[Provided records]
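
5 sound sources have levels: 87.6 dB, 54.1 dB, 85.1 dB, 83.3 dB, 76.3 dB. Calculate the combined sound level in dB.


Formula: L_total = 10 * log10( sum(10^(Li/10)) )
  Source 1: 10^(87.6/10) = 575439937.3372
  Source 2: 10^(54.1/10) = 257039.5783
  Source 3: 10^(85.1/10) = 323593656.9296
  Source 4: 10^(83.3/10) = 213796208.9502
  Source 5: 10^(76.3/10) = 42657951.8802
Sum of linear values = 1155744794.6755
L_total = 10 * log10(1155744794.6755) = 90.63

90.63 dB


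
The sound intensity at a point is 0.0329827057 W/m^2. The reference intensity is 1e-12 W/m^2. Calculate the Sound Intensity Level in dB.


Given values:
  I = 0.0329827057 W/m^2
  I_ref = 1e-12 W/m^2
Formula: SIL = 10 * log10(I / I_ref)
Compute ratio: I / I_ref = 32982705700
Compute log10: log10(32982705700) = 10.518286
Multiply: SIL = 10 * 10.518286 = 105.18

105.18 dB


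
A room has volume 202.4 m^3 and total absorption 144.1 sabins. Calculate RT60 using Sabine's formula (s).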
[/Provided records]
[Provided records]
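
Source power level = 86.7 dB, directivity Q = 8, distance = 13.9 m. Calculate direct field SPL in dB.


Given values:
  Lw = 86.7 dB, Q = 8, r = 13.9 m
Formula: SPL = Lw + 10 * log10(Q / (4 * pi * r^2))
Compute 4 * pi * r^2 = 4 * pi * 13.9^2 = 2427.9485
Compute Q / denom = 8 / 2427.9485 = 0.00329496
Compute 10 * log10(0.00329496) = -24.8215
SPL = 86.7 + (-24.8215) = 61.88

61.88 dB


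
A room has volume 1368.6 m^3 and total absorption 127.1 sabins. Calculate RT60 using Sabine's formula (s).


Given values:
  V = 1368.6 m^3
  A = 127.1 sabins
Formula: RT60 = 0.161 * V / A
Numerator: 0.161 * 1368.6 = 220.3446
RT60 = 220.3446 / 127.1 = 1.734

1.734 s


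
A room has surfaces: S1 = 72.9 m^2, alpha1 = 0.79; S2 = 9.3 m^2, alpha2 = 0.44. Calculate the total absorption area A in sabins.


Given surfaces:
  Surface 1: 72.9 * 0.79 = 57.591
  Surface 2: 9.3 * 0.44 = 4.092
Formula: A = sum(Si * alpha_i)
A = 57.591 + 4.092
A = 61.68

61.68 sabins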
[/Provided records]
Retype exactly the lines of the data above that fall between the line with "The sound intensity at" and the line with "A room has volume 202.4", inclusive, and add nothing.

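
The sound intensity at a point is 0.0329827057 W/m^2. The reference intensity is 1e-12 W/m^2. Calculate the Sound Intensity Level in dB.


Given values:
  I = 0.0329827057 W/m^2
  I_ref = 1e-12 W/m^2
Formula: SIL = 10 * log10(I / I_ref)
Compute ratio: I / I_ref = 32982705700
Compute log10: log10(32982705700) = 10.518286
Multiply: SIL = 10 * 10.518286 = 105.18

105.18 dB


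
A room has volume 202.4 m^3 and total absorption 144.1 sabins. Calculate RT60 using Sabine's formula (s).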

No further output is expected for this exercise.